§ **Material for this exercise**:

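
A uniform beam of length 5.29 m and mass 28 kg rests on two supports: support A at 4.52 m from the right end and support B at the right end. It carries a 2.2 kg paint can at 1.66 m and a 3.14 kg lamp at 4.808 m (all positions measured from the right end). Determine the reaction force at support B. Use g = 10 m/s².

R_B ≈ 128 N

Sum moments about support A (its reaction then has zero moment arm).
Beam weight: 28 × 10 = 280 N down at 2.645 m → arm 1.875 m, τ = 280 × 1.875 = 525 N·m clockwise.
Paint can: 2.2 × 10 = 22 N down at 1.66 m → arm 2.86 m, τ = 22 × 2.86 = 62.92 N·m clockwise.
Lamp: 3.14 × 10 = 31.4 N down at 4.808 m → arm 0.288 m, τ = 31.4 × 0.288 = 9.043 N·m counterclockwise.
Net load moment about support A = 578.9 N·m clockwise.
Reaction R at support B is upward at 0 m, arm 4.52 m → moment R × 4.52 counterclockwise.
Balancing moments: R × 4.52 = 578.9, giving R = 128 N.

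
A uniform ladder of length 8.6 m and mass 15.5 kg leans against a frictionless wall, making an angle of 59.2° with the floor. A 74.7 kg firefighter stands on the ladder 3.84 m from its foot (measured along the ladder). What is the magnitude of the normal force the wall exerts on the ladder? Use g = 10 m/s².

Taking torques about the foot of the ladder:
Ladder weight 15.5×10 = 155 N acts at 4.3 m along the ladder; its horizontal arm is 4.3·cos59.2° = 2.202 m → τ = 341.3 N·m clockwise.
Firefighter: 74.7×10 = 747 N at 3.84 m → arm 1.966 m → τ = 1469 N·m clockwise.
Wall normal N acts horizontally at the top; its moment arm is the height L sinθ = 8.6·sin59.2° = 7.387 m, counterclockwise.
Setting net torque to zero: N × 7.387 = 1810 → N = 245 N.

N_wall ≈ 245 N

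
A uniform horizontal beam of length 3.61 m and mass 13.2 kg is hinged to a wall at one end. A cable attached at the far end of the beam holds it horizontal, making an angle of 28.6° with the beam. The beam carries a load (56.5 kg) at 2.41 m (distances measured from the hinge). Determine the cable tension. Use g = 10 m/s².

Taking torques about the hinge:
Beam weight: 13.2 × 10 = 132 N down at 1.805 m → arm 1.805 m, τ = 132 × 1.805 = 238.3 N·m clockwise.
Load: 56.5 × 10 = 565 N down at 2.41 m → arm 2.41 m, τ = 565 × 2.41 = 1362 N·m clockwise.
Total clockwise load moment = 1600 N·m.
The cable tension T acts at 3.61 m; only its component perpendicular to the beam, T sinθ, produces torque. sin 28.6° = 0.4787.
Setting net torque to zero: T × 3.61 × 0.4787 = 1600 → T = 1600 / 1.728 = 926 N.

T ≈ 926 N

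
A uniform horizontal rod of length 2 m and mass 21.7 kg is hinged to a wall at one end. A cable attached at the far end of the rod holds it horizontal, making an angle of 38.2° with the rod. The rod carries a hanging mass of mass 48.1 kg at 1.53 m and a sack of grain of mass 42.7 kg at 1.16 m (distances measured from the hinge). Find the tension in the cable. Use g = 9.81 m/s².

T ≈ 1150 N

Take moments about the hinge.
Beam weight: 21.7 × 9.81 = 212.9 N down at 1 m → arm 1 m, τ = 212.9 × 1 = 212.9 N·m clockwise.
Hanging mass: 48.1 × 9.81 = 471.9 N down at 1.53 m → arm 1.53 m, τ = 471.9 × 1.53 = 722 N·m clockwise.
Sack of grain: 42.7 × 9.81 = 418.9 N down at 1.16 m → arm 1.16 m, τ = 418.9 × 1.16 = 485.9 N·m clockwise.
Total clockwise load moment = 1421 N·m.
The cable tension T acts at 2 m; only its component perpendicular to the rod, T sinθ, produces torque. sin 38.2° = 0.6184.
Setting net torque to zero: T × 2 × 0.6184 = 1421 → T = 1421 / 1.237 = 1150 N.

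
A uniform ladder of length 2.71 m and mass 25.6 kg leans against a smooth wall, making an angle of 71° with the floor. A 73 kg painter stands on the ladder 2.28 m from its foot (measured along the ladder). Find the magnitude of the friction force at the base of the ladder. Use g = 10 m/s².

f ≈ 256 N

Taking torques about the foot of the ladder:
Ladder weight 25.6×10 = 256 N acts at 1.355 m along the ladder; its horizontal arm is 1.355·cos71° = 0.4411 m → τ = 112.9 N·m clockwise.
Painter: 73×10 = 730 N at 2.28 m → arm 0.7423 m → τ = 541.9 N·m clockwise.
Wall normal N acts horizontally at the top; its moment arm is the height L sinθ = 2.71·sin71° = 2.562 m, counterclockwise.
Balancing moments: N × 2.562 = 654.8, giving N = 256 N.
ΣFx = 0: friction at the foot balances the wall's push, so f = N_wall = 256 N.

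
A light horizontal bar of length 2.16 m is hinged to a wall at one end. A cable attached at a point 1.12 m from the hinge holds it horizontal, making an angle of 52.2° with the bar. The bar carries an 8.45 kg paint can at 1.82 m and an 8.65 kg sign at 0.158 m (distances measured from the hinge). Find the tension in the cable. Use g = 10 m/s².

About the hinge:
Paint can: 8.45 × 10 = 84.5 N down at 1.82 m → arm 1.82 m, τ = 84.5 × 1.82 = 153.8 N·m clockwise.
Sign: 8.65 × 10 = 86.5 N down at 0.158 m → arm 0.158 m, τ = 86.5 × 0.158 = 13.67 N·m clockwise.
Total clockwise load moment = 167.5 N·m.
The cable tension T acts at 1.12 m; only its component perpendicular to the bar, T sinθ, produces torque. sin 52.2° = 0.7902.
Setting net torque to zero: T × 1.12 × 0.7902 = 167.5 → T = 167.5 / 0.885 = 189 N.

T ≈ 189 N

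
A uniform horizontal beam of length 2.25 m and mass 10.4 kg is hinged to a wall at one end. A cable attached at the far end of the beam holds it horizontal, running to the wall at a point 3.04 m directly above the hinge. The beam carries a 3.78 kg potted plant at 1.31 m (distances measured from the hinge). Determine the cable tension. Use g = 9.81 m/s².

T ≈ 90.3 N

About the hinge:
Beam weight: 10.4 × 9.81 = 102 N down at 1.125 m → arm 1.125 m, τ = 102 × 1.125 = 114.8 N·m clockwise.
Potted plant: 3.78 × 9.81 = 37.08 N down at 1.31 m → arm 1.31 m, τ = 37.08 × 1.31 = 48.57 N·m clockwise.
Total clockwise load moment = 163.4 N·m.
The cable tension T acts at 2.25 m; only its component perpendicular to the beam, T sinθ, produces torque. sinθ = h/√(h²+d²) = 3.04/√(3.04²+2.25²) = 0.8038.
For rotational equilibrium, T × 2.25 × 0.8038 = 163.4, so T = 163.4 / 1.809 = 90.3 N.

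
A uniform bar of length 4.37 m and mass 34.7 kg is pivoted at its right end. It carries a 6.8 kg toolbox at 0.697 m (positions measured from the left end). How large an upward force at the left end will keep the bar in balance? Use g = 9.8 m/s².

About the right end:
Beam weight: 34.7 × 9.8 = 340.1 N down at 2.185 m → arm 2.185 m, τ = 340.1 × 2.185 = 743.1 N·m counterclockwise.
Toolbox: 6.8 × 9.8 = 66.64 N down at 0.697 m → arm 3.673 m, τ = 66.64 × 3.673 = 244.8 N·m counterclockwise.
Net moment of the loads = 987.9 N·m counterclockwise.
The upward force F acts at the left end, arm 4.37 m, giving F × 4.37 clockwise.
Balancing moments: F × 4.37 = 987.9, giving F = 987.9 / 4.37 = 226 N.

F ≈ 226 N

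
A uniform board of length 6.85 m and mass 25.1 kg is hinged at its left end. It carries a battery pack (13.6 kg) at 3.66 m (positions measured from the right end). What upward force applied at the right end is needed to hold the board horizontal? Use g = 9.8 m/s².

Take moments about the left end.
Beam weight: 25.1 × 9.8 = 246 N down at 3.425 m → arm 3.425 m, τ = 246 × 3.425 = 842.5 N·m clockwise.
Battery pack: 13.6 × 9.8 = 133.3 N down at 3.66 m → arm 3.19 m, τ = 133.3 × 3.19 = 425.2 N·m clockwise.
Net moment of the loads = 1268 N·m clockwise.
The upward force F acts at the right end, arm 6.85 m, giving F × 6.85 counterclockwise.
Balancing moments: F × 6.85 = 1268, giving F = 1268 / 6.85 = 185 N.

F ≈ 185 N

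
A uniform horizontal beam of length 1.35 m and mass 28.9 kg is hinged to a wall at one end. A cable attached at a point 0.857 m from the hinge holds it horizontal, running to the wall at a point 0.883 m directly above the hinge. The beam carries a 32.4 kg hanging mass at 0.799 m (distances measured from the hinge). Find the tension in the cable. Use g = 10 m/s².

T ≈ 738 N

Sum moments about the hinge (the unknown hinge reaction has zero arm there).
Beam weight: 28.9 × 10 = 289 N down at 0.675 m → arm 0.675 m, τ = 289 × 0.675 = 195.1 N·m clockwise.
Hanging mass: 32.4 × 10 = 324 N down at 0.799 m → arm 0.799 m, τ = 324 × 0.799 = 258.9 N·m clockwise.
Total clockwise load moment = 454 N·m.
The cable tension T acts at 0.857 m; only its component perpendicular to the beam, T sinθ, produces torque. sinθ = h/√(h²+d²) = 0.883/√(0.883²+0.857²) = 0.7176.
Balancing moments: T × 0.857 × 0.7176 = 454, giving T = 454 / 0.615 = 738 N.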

§ **What is expected**:
All lines from the one containing "A uniform horizontal beam of length 1.35" through the end of the listing above are to be restated word for word, and no others.

§ **Exercise solution**:
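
A uniform horizontal beam of length 1.35 m and mass 28.9 kg is hinged to a wall at one end. A cable attached at a point 0.857 m from the hinge holds it horizontal, running to the wall at a point 0.883 m directly above the hinge. The beam carries a 32.4 kg hanging mass at 0.799 m (distances measured from the hinge). Find the tension in the cable. Use g = 10 m/s².

T ≈ 738 N

Sum moments about the hinge (the unknown hinge reaction has zero arm there).
Beam weight: 28.9 × 10 = 289 N down at 0.675 m → arm 0.675 m, τ = 289 × 0.675 = 195.1 N·m clockwise.
Hanging mass: 32.4 × 10 = 324 N down at 0.799 m → arm 0.799 m, τ = 324 × 0.799 = 258.9 N·m clockwise.
Total clockwise load moment = 454 N·m.
The cable tension T acts at 0.857 m; only its component perpendicular to the beam, T sinθ, produces torque. sinθ = h/√(h²+d²) = 0.883/√(0.883²+0.857²) = 0.7176.
Balancing moments: T × 0.857 × 0.7176 = 454, giving T = 454 / 0.615 = 738 N.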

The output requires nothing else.